**PROMPT**
Return the data below in full. Keep each character unchanged.

**SUPPLIED DATA**
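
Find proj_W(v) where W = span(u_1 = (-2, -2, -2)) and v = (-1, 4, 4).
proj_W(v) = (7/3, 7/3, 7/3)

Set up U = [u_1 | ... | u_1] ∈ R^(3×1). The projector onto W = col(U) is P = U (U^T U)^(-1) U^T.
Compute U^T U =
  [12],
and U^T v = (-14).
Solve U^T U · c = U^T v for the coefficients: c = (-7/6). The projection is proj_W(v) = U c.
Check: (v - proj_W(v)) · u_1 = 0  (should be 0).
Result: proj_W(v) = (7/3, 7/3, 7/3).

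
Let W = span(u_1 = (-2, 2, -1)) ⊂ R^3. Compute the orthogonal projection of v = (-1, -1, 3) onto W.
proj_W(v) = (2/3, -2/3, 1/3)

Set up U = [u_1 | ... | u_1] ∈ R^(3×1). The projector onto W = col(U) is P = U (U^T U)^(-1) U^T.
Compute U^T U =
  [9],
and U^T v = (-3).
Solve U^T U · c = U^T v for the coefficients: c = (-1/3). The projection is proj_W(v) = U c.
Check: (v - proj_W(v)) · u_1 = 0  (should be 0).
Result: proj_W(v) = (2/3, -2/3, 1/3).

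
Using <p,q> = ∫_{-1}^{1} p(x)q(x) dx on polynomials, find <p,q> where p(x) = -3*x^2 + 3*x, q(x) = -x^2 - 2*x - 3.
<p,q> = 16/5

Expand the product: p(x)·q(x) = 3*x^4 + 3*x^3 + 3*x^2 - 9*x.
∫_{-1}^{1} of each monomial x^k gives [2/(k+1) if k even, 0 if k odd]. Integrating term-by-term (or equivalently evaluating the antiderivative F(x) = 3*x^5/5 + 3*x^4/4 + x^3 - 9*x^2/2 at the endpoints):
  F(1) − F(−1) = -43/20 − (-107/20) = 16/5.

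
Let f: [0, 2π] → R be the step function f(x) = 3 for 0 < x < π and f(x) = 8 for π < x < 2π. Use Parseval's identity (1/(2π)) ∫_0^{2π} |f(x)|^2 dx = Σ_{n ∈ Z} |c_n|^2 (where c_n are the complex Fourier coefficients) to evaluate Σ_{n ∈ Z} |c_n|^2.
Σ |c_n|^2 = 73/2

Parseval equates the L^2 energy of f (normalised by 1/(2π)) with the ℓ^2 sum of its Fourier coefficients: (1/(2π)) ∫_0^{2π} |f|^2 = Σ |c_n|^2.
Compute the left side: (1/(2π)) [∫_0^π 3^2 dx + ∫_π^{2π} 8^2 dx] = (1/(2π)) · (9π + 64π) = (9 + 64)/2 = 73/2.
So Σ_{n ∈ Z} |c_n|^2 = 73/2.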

**ANSWER FOR THE TASK**
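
Find proj_W(v) where W = span(u_1 = (-2, -2, -2)) and v = (-1, 4, 4).
proj_W(v) = (7/3, 7/3, 7/3)

Set up U = [u_1 | ... | u_1] ∈ R^(3×1). The projector onto W = col(U) is P = U (U^T U)^(-1) U^T.
Compute U^T U =
  [12],
and U^T v = (-14).
Solve U^T U · c = U^T v for the coefficients: c = (-7/6). The projection is proj_W(v) = U c.
Check: (v - proj_W(v)) · u_1 = 0  (should be 0).
Result: proj_W(v) = (7/3, 7/3, 7/3).

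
Let W = span(u_1 = (-2, 2, -1)) ⊂ R^3. Compute the orthogonal projection of v = (-1, -1, 3) onto W.
proj_W(v) = (2/3, -2/3, 1/3)

Set up U = [u_1 | ... | u_1] ∈ R^(3×1). The projector onto W = col(U) is P = U (U^T U)^(-1) U^T.
Compute U^T U =
  [9],
and U^T v = (-3).
Solve U^T U · c = U^T v for the coefficients: c = (-1/3). The projection is proj_W(v) = U c.
Check: (v - proj_W(v)) · u_1 = 0  (should be 0).
Result: proj_W(v) = (2/3, -2/3, 1/3).

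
Using <p,q> = ∫_{-1}^{1} p(x)q(x) dx on polynomials, find <p,q> where p(x) = -3*x^2 + 3*x, q(x) = -x^2 - 2*x - 3.
<p,q> = 16/5

Expand the product: p(x)·q(x) = 3*x^4 + 3*x^3 + 3*x^2 - 9*x.
∫_{-1}^{1} of each monomial x^k gives [2/(k+1) if k even, 0 if k odd]. Integrating term-by-term (or equivalently evaluating the antiderivative F(x) = 3*x^5/5 + 3*x^4/4 + x^3 - 9*x^2/2 at the endpoints):
  F(1) − F(−1) = -43/20 − (-107/20) = 16/5.

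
Let f: [0, 2π] → R be the step function f(x) = 3 for 0 < x < π and f(x) = 8 for π < x < 2π. Use Parseval's identity (1/(2π)) ∫_0^{2π} |f(x)|^2 dx = Σ_{n ∈ Z} |c_n|^2 (where c_n are the complex Fourier coefficients) to evaluate Σ_{n ∈ Z} |c_n|^2.
Σ |c_n|^2 = 73/2

Parseval equates the L^2 energy of f (normalised by 1/(2π)) with the ℓ^2 sum of its Fourier coefficients: (1/(2π)) ∫_0^{2π} |f|^2 = Σ |c_n|^2.
Compute the left side: (1/(2π)) [∫_0^π 3^2 dx + ∫_π^{2π} 8^2 dx] = (1/(2π)) · (9π + 64π) = (9 + 64)/2 = 73/2.
So Σ_{n ∈ Z} |c_n|^2 = 73/2.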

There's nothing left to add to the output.